#### Source material
....

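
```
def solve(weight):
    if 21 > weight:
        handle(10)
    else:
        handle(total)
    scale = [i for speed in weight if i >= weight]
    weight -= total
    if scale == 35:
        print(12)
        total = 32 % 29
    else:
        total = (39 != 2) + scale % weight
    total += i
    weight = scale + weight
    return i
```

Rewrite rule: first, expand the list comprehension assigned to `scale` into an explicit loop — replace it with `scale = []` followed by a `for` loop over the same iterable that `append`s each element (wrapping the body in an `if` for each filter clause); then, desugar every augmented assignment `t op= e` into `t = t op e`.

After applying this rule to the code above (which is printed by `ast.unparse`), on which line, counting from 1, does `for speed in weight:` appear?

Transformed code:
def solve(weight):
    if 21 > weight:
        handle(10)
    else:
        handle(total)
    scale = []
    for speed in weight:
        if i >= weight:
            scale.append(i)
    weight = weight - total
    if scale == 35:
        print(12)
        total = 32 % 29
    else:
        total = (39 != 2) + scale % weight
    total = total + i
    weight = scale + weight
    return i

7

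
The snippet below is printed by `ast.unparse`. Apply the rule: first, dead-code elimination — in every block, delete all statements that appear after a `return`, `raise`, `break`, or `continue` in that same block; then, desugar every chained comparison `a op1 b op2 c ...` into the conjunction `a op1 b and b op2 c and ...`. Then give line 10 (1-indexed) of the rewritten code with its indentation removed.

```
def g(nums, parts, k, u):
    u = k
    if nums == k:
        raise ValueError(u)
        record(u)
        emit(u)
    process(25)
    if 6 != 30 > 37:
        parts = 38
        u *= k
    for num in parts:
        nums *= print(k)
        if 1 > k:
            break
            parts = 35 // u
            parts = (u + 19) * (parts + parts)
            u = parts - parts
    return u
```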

....

#### Work instruction
Repeat the listing in full, keeping every line exactly as it is.

#### Answer to the problem
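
```
def solve(weight):
    if 21 > weight:
        handle(10)
    else:
        handle(total)
    scale = [i for speed in weight if i >= weight]
    weight -= total
    if scale == 35:
        print(12)
        total = 32 % 29
    else:
        total = (39 != 2) + scale % weight
    total += i
    weight = scale + weight
    return i
```

Rewrite rule: first, expand the list comprehension assigned to `scale` into an explicit loop — replace it with `scale = []` followed by a `for` loop over the same iterable that `append`s each element (wrapping the body in an `if` for each filter clause); then, desugar every augmented assignment `t op= e` into `t = t op e`.

After applying this rule to the code above (which is printed by `ast.unparse`), on which line, counting from 1, does `for speed in weight:` appear?

Transformed code:
def solve(weight):
    if 21 > weight:
        handle(10)
    else:
        handle(total)
    scale = []
    for speed in weight:
        if i >= weight:
            scale.append(i)
    weight = weight - total
    if scale == 35:
        print(12)
        total = 32 % 29
    else:
        total = (39 != 2) + scale % weight
    total = total + i
    weight = scale + weight
    return i

7

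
The snippet below is printed by `ast.unparse`. Apply the rule: first, dead-code elimination — in every block, delete all statements that appear after a `return`, `raise`, `break`, or `continue` in that same block; then, desugar every chained comparison `a op1 b op2 c ...` into the conjunction `a op1 b and b op2 c and ...`. Then give line 10 (1-indexed) of the rewritten code with its indentation removed.

```
def g(nums, parts, k, u):
    u = k
    if nums == k:
        raise ValueError(u)
        record(u)
        emit(u)
    process(25)
    if 6 != 30 > 37:
        parts = 38
        u *= k
    for num in parts:
        nums *= print(k)
        if 1 > k:
            break
            parts = 35 // u
            parts = (u + 19) * (parts + parts)
            u = parts - parts
    return u
```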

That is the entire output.